ASSIGNMENT ▸ Find "308 via the" in the data, then restate the line it sits in and every later line word for word, ending with the last line.

LISTED ENTRIES ▸

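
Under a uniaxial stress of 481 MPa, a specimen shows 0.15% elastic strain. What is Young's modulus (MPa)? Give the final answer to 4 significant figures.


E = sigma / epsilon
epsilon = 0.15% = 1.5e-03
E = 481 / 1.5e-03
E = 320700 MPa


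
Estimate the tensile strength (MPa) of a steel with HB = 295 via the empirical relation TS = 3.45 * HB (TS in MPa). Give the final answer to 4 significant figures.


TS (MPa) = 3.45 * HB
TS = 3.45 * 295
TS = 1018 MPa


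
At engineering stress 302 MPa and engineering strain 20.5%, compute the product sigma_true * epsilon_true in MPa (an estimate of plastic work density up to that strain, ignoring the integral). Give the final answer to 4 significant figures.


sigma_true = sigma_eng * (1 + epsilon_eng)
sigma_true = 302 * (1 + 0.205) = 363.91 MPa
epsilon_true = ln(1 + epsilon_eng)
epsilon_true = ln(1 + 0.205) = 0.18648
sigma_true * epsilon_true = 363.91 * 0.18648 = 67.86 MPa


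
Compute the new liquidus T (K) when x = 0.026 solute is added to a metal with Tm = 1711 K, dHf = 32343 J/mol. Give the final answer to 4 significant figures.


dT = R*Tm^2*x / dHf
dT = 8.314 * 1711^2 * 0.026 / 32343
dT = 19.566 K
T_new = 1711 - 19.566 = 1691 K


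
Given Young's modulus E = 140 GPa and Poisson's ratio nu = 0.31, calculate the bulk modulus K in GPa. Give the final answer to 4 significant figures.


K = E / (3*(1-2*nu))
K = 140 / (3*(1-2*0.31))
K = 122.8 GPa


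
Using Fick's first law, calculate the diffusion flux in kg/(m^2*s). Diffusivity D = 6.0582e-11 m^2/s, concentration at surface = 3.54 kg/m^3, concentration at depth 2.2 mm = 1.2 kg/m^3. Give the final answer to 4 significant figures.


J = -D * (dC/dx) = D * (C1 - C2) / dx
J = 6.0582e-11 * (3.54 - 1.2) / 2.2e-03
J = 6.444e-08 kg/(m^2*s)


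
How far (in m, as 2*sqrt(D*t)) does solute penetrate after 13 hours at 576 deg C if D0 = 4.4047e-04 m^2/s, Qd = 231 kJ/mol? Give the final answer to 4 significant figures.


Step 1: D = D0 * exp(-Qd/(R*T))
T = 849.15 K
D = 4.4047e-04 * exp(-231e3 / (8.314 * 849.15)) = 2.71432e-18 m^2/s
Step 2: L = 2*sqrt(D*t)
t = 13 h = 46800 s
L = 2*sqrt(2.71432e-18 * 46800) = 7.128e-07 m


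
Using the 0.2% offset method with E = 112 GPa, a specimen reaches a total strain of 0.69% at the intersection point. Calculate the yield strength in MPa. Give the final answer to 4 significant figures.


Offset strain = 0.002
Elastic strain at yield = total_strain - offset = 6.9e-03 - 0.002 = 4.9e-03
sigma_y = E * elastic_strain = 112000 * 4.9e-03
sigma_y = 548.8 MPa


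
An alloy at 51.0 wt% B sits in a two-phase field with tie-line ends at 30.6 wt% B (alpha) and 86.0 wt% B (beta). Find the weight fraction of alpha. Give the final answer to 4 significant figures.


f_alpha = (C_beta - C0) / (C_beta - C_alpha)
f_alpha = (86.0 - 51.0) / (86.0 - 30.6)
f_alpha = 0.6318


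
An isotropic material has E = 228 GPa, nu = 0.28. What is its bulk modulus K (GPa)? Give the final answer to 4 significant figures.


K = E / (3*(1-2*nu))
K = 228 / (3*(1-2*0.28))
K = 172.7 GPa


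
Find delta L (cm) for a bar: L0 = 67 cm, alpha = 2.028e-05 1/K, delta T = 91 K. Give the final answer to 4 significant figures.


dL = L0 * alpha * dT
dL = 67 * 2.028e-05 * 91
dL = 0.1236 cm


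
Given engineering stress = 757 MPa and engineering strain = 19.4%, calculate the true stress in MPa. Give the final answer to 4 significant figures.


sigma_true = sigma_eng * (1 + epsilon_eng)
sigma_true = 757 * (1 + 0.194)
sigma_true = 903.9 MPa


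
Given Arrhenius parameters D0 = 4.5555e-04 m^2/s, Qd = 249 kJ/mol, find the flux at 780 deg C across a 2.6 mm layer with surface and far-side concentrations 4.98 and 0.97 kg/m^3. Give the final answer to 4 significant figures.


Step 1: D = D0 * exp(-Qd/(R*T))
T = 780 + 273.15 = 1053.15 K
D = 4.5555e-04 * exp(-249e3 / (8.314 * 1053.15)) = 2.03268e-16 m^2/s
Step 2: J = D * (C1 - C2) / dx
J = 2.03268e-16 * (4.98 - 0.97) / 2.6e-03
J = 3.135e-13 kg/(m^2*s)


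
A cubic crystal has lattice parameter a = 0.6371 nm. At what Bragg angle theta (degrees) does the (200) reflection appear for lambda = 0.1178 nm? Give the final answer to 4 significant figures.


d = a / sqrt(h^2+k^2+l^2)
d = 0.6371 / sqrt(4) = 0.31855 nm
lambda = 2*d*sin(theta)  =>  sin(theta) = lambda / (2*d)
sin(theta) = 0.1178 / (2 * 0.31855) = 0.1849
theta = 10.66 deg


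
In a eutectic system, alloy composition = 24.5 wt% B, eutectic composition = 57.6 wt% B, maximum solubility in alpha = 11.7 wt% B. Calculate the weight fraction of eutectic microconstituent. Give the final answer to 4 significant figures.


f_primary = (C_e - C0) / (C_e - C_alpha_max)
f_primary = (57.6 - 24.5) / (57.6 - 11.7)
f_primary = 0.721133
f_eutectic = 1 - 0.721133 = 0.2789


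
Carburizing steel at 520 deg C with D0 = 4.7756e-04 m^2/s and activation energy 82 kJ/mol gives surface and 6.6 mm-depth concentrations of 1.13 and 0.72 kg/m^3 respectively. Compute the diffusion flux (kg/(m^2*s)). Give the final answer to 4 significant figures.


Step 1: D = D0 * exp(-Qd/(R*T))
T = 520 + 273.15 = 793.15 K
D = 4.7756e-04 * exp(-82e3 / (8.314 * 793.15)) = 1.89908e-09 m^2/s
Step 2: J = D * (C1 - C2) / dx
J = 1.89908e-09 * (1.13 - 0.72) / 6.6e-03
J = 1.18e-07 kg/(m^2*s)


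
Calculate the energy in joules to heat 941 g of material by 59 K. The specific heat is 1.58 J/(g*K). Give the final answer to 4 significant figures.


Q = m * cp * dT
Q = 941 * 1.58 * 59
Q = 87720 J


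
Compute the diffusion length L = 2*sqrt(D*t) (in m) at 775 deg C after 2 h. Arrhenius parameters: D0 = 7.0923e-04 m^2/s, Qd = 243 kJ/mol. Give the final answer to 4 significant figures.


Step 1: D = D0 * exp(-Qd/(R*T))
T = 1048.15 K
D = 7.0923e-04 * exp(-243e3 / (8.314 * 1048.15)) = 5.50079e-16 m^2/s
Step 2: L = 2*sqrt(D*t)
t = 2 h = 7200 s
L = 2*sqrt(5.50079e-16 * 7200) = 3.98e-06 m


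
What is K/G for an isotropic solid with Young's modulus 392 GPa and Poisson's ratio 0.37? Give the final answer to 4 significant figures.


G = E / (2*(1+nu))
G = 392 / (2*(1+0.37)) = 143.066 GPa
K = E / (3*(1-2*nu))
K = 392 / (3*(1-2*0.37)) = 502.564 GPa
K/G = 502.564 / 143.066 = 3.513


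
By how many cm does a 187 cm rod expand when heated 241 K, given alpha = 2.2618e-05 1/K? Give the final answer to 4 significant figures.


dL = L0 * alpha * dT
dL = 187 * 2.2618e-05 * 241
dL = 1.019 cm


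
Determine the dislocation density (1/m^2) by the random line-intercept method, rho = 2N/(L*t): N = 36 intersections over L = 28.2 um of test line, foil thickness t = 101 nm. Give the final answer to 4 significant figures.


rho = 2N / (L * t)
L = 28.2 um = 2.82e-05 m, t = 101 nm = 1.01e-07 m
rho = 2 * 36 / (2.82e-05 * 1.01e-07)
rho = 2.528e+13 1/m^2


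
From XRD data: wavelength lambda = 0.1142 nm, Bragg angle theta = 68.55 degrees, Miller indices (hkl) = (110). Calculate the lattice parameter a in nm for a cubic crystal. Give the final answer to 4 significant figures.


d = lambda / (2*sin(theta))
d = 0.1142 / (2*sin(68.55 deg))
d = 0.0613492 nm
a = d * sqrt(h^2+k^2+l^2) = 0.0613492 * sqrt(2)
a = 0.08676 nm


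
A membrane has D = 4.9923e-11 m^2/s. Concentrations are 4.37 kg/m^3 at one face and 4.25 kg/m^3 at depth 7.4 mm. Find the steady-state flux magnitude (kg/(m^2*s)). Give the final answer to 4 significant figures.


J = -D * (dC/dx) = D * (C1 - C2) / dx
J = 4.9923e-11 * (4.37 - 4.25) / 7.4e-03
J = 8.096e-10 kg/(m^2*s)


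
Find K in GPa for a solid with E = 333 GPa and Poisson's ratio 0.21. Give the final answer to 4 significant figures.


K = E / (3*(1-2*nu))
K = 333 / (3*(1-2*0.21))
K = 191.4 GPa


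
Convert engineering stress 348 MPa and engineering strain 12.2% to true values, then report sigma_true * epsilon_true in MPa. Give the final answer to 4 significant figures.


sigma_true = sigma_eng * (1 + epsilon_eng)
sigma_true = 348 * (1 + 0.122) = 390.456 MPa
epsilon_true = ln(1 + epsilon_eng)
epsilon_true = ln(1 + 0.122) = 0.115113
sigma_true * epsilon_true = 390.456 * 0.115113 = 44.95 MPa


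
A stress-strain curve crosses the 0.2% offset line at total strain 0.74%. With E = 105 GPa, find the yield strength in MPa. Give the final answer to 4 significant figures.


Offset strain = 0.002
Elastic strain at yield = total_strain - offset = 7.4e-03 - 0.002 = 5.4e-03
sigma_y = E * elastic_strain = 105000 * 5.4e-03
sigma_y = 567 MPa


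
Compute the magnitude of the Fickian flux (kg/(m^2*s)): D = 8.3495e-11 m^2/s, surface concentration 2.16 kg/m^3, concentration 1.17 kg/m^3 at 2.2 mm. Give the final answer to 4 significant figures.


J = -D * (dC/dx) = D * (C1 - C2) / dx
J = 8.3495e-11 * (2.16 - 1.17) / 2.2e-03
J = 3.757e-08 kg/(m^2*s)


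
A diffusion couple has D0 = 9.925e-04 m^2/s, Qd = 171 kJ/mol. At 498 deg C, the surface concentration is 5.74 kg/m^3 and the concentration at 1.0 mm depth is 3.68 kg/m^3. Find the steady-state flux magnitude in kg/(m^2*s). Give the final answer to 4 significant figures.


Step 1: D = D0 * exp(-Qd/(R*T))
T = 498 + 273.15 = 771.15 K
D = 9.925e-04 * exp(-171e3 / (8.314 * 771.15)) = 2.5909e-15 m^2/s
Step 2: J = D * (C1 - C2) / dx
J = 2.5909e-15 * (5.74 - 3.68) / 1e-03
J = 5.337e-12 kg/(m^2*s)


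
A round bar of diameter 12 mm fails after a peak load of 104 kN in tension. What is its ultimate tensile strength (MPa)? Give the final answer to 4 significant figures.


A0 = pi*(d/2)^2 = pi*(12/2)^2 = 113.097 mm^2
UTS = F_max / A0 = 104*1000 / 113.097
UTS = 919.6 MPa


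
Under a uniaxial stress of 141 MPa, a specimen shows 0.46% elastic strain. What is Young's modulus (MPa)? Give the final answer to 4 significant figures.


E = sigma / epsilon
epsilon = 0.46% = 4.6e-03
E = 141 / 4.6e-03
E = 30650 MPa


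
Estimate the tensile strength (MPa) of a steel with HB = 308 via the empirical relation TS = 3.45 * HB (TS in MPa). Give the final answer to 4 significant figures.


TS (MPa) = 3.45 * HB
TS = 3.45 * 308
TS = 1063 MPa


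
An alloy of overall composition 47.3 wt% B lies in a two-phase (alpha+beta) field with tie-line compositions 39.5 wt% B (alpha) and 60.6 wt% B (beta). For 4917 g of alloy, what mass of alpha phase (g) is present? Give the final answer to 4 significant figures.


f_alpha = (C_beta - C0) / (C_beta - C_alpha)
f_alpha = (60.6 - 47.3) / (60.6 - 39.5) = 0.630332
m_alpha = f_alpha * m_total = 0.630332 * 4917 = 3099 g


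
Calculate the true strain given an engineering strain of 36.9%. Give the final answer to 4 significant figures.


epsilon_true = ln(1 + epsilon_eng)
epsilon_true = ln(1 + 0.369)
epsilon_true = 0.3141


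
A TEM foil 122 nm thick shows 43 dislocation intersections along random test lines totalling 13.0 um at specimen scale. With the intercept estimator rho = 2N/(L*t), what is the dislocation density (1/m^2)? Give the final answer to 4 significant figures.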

WRITTEN RESPONSE ▸
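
Estimate the tensile strength (MPa) of a steel with HB = 308 via the empirical relation TS = 3.45 * HB (TS in MPa). Give the final answer to 4 significant figures.


TS (MPa) = 3.45 * HB
TS = 3.45 * 308
TS = 1063 MPa


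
An alloy of overall composition 47.3 wt% B lies in a two-phase (alpha+beta) field with tie-line compositions 39.5 wt% B (alpha) and 60.6 wt% B (beta). For 4917 g of alloy, what mass of alpha phase (g) is present? Give the final answer to 4 significant figures.


f_alpha = (C_beta - C0) / (C_beta - C_alpha)
f_alpha = (60.6 - 47.3) / (60.6 - 39.5) = 0.630332
m_alpha = f_alpha * m_total = 0.630332 * 4917 = 3099 g


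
Calculate the true strain given an engineering strain of 36.9%. Give the final answer to 4 significant figures.


epsilon_true = ln(1 + epsilon_eng)
epsilon_true = ln(1 + 0.369)
epsilon_true = 0.3141


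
A TEM foil 122 nm thick shows 43 dislocation intersections along random test lines totalling 13.0 um at specimen scale. With the intercept estimator rho = 2N/(L*t), what is the dislocation density (1/m^2)? Give the final answer to 4 significant figures.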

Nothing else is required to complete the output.